======== Records for the task

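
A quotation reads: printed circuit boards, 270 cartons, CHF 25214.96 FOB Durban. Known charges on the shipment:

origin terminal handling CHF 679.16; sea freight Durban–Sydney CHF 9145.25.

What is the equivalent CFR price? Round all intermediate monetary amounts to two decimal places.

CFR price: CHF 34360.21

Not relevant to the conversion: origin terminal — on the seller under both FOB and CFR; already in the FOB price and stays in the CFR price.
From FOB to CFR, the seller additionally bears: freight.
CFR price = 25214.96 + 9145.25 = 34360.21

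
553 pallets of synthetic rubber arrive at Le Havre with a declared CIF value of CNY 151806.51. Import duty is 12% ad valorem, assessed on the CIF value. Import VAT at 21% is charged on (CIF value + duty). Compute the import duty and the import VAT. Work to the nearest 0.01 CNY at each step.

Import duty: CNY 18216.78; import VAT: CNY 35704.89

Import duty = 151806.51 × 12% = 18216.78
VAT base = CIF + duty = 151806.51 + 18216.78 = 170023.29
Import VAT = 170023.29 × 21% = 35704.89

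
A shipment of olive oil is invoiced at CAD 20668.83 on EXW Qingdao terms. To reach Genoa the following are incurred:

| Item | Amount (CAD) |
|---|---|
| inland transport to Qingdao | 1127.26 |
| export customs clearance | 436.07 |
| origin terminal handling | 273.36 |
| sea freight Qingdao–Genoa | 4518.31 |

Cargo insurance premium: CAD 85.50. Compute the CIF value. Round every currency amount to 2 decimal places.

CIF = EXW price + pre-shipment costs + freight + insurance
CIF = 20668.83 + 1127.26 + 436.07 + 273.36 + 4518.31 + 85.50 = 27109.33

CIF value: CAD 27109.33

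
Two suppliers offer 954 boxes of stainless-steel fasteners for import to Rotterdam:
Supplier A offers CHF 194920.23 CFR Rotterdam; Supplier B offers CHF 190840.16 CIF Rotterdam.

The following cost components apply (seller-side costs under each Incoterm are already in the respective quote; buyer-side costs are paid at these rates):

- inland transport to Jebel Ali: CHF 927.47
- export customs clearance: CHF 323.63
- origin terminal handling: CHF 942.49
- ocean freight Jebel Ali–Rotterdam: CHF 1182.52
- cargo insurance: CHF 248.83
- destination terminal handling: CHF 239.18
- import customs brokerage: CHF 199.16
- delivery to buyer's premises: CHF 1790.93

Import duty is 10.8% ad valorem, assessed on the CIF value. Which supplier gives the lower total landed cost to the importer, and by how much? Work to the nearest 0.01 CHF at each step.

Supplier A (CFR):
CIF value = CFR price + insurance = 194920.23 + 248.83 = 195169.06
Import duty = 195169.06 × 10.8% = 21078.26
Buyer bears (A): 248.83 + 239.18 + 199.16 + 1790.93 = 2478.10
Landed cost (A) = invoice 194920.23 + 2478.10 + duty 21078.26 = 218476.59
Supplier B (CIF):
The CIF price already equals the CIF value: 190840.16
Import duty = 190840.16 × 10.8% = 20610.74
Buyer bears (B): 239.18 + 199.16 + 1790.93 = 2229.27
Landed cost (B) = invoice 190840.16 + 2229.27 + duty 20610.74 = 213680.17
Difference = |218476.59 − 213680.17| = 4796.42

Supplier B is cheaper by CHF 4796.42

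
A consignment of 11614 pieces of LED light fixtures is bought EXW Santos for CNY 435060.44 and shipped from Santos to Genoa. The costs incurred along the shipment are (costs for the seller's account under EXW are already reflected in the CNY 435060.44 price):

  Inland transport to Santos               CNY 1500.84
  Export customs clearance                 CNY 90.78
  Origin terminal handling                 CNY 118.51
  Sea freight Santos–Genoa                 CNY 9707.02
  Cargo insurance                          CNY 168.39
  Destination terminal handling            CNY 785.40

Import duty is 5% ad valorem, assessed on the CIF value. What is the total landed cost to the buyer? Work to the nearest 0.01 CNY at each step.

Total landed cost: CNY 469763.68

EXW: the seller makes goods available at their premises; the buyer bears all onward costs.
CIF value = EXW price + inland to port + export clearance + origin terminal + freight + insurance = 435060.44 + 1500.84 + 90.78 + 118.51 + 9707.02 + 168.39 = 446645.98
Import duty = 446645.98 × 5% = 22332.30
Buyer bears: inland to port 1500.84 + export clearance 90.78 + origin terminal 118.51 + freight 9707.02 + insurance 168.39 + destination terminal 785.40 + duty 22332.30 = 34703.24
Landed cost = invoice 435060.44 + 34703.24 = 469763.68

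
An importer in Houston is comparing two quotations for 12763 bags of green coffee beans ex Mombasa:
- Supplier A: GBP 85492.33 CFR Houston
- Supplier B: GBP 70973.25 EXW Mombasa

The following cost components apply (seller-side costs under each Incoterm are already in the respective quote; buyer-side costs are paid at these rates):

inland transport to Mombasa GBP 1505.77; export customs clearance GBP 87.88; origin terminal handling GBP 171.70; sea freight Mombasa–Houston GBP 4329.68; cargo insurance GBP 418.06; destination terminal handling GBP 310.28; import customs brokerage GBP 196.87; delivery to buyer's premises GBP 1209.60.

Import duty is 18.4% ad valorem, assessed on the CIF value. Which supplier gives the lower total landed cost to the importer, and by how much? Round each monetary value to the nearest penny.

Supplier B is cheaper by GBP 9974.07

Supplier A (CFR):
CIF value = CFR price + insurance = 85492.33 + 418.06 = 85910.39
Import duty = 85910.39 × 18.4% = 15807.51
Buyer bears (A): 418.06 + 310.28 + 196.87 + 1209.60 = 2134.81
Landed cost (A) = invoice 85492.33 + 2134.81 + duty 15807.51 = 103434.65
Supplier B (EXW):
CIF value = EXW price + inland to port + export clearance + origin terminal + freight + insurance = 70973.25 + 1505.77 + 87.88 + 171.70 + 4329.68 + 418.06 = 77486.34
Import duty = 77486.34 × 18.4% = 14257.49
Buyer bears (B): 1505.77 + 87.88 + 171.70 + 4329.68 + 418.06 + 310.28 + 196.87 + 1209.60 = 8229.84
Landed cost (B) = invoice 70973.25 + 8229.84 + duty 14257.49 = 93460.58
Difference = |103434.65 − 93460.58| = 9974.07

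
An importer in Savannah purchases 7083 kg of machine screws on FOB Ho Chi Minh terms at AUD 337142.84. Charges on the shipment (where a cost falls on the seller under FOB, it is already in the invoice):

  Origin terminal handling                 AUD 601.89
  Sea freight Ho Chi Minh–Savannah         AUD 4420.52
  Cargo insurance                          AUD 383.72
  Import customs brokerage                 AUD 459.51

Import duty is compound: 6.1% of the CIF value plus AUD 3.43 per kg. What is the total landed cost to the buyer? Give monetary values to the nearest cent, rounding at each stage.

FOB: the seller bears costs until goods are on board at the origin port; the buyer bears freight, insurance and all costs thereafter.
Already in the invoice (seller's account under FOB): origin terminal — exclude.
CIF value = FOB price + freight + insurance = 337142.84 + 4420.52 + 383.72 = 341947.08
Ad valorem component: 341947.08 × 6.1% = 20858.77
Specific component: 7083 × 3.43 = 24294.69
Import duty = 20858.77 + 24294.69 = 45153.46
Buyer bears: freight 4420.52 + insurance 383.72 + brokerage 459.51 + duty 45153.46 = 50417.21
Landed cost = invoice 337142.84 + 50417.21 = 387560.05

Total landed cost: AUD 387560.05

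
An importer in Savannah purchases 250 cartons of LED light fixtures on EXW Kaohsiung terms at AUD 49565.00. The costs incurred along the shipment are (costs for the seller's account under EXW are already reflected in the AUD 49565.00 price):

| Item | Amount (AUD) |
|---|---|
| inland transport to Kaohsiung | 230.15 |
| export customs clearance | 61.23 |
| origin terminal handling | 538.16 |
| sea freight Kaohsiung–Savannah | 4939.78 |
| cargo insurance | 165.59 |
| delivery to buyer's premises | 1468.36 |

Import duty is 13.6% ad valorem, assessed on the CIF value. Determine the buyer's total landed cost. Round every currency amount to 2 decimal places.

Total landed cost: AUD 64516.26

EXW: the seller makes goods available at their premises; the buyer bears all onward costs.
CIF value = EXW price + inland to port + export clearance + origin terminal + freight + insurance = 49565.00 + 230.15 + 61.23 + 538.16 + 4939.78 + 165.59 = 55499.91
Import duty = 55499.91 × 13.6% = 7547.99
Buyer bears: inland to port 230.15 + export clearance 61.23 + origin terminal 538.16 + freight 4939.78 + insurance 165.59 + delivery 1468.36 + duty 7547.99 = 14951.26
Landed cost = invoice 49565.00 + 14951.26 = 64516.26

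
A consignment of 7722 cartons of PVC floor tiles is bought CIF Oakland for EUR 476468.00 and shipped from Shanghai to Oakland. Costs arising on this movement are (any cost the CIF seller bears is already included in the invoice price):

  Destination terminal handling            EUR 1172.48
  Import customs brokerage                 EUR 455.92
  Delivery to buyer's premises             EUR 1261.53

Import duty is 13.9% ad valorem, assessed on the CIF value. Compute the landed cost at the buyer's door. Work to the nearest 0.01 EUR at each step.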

================
======== Records for the task

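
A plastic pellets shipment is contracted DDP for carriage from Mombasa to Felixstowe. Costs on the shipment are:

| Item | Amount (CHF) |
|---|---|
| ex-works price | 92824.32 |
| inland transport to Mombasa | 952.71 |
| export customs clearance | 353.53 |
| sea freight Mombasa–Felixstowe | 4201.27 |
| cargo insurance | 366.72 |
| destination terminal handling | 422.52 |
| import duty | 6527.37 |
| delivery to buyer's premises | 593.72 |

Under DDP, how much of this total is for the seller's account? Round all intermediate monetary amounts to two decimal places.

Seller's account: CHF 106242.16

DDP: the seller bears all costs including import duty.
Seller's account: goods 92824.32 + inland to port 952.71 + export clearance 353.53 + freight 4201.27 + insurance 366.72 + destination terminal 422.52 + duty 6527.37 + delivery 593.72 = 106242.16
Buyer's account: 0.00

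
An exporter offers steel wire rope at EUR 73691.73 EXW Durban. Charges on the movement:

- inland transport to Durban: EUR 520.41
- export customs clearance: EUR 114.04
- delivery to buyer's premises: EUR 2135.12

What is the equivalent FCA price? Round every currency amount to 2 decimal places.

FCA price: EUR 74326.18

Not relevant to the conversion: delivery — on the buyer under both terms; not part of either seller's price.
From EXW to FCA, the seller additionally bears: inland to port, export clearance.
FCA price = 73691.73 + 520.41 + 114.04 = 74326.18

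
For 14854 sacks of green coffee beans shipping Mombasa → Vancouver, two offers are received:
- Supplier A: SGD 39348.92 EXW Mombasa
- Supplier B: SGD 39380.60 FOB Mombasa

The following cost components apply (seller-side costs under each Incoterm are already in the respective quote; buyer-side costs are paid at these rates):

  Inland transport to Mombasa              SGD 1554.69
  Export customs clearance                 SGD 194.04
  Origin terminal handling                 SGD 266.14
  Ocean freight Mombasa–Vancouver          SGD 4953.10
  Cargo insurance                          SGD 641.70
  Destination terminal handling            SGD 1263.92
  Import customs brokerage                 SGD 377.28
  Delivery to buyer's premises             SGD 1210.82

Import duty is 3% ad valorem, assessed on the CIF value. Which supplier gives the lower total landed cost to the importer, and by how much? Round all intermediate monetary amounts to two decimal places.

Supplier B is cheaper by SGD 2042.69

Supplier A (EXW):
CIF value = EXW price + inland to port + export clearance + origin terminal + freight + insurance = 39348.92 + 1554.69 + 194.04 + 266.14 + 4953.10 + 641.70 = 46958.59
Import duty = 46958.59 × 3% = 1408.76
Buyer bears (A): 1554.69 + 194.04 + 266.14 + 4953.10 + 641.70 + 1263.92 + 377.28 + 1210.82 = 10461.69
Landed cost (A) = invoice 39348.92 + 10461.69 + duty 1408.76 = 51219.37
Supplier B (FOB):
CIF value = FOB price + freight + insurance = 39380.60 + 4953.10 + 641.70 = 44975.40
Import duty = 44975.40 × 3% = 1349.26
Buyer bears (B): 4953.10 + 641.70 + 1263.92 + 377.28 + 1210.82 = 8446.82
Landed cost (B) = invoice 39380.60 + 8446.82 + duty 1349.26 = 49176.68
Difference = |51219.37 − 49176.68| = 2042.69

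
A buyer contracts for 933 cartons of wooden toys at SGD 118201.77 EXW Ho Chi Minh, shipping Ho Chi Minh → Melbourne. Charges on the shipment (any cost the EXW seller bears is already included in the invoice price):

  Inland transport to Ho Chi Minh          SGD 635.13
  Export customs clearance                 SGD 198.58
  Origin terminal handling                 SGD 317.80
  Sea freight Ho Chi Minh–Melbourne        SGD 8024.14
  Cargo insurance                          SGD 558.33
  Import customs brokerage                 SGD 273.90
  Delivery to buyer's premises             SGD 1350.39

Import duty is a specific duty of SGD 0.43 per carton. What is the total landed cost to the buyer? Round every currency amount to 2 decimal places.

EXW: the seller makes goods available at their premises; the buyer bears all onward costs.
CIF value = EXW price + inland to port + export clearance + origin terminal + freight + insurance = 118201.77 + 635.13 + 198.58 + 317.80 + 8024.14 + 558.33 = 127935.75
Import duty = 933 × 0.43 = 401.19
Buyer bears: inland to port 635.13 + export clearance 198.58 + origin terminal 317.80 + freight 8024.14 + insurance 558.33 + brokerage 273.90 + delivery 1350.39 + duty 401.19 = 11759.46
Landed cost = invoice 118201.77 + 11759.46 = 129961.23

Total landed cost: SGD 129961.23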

================
======== Records for the task

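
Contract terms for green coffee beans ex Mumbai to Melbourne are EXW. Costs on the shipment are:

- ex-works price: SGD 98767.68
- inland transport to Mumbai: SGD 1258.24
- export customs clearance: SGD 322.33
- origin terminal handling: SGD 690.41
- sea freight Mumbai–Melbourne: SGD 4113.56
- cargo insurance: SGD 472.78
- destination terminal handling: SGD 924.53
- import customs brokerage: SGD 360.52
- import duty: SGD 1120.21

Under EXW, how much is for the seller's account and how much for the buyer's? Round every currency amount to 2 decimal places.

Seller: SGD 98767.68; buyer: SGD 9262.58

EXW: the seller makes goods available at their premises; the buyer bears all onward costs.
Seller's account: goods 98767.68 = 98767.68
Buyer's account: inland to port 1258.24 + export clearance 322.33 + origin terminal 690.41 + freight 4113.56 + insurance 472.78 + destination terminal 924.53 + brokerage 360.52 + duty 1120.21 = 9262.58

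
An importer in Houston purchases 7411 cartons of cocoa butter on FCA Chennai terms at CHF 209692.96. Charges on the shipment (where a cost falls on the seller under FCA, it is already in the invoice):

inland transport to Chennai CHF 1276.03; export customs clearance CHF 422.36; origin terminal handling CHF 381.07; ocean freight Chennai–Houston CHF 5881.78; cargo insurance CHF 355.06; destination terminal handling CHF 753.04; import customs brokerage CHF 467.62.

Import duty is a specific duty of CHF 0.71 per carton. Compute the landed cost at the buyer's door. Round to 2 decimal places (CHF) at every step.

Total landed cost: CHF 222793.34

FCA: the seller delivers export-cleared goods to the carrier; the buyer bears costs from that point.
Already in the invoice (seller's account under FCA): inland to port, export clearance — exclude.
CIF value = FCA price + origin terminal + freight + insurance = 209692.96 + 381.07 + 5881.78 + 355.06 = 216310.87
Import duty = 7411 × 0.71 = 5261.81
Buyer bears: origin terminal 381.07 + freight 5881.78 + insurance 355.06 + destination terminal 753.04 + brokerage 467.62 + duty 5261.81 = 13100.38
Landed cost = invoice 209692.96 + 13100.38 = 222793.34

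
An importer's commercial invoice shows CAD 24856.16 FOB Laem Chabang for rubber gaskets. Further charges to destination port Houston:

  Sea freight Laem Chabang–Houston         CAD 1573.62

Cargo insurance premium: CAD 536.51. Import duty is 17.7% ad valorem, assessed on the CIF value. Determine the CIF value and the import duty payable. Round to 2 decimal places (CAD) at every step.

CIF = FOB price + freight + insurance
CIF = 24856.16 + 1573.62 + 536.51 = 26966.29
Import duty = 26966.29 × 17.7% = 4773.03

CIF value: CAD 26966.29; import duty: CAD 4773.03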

================

[Task]: Your answer should be the lines above from the one containing "A quotation reads: printed" through the one containing "Amount (CAD) |", copied exactly and with both ends kept.

[Exercise output]:
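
A quotation reads: printed circuit boards, 270 cartons, CHF 25214.96 FOB Durban. Known charges on the shipment:

origin terminal handling CHF 679.16; sea freight Durban–Sydney CHF 9145.25.

What is the equivalent CFR price? Round all intermediate monetary amounts to two decimal places.

CFR price: CHF 34360.21

Not relevant to the conversion: origin terminal — on the seller under both FOB and CFR; already in the FOB price and stays in the CFR price.
From FOB to CFR, the seller additionally bears: freight.
CFR price = 25214.96 + 9145.25 = 34360.21

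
553 pallets of synthetic rubber arrive at Le Havre with a declared CIF value of CNY 151806.51. Import duty is 12% ad valorem, assessed on the CIF value. Import VAT at 21% is charged on (CIF value + duty). Compute the import duty and the import VAT. Work to the nearest 0.01 CNY at each step.

Import duty: CNY 18216.78; import VAT: CNY 35704.89

Import duty = 151806.51 × 12% = 18216.78
VAT base = CIF + duty = 151806.51 + 18216.78 = 170023.29
Import VAT = 170023.29 × 21% = 35704.89

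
A shipment of olive oil is invoiced at CAD 20668.83 on EXW Qingdao terms. To reach Genoa the following are incurred:

| Item | Amount (CAD) |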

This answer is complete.